Could you print exactly the lines of the listing below, starting at the line that has "We are given" and ending at the line that has "w5 → w0, w5.", and only those lines?
[[ THE RECORDS, beginning ]]
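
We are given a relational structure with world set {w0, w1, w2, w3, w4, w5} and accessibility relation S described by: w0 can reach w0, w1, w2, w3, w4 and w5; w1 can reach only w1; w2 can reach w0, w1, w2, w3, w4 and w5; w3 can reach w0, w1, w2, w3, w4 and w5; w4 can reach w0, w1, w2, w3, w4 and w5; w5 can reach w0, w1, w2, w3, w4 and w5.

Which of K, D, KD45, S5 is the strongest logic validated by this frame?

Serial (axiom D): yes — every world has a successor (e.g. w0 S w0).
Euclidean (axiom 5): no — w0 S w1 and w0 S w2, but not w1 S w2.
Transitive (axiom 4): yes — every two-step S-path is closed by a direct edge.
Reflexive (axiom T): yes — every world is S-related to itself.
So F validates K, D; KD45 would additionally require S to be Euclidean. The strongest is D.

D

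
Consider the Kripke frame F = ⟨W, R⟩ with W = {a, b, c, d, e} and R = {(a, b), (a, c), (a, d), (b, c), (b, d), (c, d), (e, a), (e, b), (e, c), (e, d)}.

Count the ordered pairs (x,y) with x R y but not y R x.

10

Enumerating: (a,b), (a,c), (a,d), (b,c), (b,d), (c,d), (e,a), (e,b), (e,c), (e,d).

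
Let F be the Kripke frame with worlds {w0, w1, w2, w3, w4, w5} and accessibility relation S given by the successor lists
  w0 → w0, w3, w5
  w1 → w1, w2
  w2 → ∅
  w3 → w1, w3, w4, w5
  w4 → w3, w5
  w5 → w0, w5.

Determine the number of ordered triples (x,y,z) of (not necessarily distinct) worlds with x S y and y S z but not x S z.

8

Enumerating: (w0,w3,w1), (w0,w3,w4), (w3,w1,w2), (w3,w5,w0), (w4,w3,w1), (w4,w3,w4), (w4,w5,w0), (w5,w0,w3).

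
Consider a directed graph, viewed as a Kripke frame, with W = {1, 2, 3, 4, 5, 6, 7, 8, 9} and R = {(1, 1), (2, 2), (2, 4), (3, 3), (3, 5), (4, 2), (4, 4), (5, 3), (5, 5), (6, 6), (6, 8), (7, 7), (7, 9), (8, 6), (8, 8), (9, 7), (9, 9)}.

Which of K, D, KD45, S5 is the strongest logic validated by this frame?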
[[ THE RECORDS, end ]]
[[ THE RECORDS, beginning ]]
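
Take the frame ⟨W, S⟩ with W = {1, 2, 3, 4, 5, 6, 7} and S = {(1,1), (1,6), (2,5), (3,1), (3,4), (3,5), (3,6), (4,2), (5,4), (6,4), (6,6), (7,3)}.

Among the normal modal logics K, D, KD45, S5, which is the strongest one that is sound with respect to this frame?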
[[ THE RECORDS, end ]]
## EXERCISE SOLUTION
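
We are given a relational structure with world set {w0, w1, w2, w3, w4, w5} and accessibility relation S described by: w0 can reach w0, w1, w2, w3, w4 and w5; w1 can reach only w1; w2 can reach w0, w1, w2, w3, w4 and w5; w3 can reach w0, w1, w2, w3, w4 and w5; w4 can reach w0, w1, w2, w3, w4 and w5; w5 can reach w0, w1, w2, w3, w4 and w5.

Which of K, D, KD45, S5 is the strongest logic validated by this frame?

Serial (axiom D): yes — every world has a successor (e.g. w0 S w0).
Euclidean (axiom 5): no — w0 S w1 and w0 S w2, but not w1 S w2.
Transitive (axiom 4): yes — every two-step S-path is closed by a direct edge.
Reflexive (axiom T): yes — every world is S-related to itself.
So F validates K, D; KD45 would additionally require S to be Euclidean. The strongest is D.

D

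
Consider the Kripke frame F = ⟨W, R⟩ with W = {a, b, c, d, e} and R = {(a, b), (a, c), (a, d), (b, c), (b, d), (c, d), (e, a), (e, b), (e, c), (e, d)}.

Count the ordered pairs (x,y) with x R y but not y R x.

10

Enumerating: (a,b), (a,c), (a,d), (b,c), (b,d), (c,d), (e,a), (e,b), (e,c), (e,d).

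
Let F be the Kripke frame with worlds {w0, w1, w2, w3, w4, w5} and accessibility relation S given by the successor lists
  w0 → w0, w3, w5
  w1 → w1, w2
  w2 → ∅
  w3 → w1, w3, w4, w5
  w4 → w3, w5
  w5 → w0, w5.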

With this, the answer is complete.